Stored records

==========

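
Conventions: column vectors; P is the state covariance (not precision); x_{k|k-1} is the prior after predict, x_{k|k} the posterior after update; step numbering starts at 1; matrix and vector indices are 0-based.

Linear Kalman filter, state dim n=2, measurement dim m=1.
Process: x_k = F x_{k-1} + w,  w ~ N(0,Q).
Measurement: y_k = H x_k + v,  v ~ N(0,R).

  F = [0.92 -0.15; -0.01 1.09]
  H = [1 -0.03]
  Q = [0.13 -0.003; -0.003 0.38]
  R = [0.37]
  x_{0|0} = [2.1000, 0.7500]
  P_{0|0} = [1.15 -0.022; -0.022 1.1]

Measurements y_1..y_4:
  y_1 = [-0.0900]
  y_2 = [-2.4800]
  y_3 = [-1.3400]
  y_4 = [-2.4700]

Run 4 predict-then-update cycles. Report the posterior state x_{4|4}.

step 1: x^-=[1.8195, 0.7965]  P^-=[1.1342 -0.2155; -0.2155 1.6875]  S=[1.5186]  K=[0.7511; -0.1753]  nu=[-1.8856]  x^+=[0.4032, 1.1270]  P^+=[0.2774 -0.0156; -0.0156 1.6409]
step 2: x^-=[0.2019, 1.2244]  P^-=[0.4061 -0.2895; -0.2895 2.3299]  S=[0.7955]  K=[0.5213; -0.4518]  nu=[-2.6452]  x^+=[-1.1771, 2.4194]  P^+=[0.1898 -0.1021; -0.1021 2.1675]
step 3: x^-=[-1.4459, 2.6490]  P^-=[0.3676 -0.4617; -0.4617 2.9574]  S=[0.7680]  K=[0.4967; -0.7167]  nu=[0.1853]  x^+=[-1.3538, 2.5161]  P^+=[0.1781 -0.1883; -0.1883 2.5629]
step 4: x^-=[-1.6229, 2.7561]  P^-=[0.3904 -0.6128; -0.6128 3.4291]  S=[0.8003]  K=[0.5108; -0.8943]  nu=[-0.7644]  x^+=[-2.0134, 3.4397]  P^+=[0.1816 -0.2472; -0.2472 2.7892]

x_post = [-2.0134, 3.4397]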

==========

What is expected
Start at the line containing "-0.022; -0.022 1.1]". Repeat it and each line after it, word for word, to the end of the records.

Finished exercise
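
  P_{0|0} = [1.15 -0.022; -0.022 1.1]

Measurements y_1..y_4:
  y_1 = [-0.0900]
  y_2 = [-2.4800]
  y_3 = [-1.3400]
  y_4 = [-2.4700]

Run 4 predict-then-update cycles. Report the posterior state x_{4|4}.

step 1: x^-=[1.8195, 0.7965]  P^-=[1.1342 -0.2155; -0.2155 1.6875]  S=[1.5186]  K=[0.7511; -0.1753]  nu=[-1.8856]  x^+=[0.4032, 1.1270]  P^+=[0.2774 -0.0156; -0.0156 1.6409]
step 2: x^-=[0.2019, 1.2244]  P^-=[0.4061 -0.2895; -0.2895 2.3299]  S=[0.7955]  K=[0.5213; -0.4518]  nu=[-2.6452]  x^+=[-1.1771, 2.4194]  P^+=[0.1898 -0.1021; -0.1021 2.1675]
step 3: x^-=[-1.4459, 2.6490]  P^-=[0.3676 -0.4617; -0.4617 2.9574]  S=[0.7680]  K=[0.4967; -0.7167]  nu=[0.1853]  x^+=[-1.3538, 2.5161]  P^+=[0.1781 -0.1883; -0.1883 2.5629]
step 4: x^-=[-1.6229, 2.7561]  P^-=[0.3904 -0.6128; -0.6128 3.4291]  S=[0.8003]  K=[0.5108; -0.8943]  nu=[-0.7644]  x^+=[-2.0134, 3.4397]  P^+=[0.1816 -0.2472; -0.2472 2.7892]

x_post = [-2.0134, 3.4397]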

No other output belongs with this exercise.